■ Stored data entries
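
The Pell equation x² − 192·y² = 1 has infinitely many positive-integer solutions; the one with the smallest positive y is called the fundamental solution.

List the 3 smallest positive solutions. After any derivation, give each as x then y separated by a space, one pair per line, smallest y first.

√192 → a₀=13, period (1,5,1,26); ℓ=4 even so k=3
k=0  a_k=13  p_k/q_k = 13/1
k=1  a_k=1  p_k/q_k = 14/1
k=2  a_k=5  p_k/q_k = 83/6
k=3  a_k=1  p_k/q_k = 97/7
(x₁, y₁) = (97, 7);  97² − 192·7² = 1 ✓
(x_2, y_2) = (97·97 + 192·7·7, 97·7 + 7·97) = (18817, 1358)
(x_3, y_3) = (97·18817 + 192·7·1358, 97·1358 + 7·18817) = (3650401, 263445)

97 7
18817 1358
3650401 263445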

■ Action item
Return the data above in full, keeping each line exactly as it stands.

■ Answer space
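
The Pell equation x² − 192·y² = 1 has infinitely many positive-integer solutions; the one with the smallest positive y is called the fundamental solution.

List the 3 smallest positive solutions. After any derivation, give each as x then y separated by a space, one pair per line, smallest y first.

√192 → a₀=13, period (1,5,1,26); ℓ=4 even so k=3
k=0  a_k=13  p_k/q_k = 13/1
k=1  a_k=1  p_k/q_k = 14/1
k=2  a_k=5  p_k/q_k = 83/6
k=3  a_k=1  p_k/q_k = 97/7
(x₁, y₁) = (97, 7);  97² − 192·7² = 1 ✓
(x_2, y_2) = (97·97 + 192·7·7, 97·7 + 7·97) = (18817, 1358)
(x_3, y_3) = (97·18817 + 192·7·1358, 97·1358 + 7·18817) = (3650401, 263445)

97 7
18817 1358
3650401 263445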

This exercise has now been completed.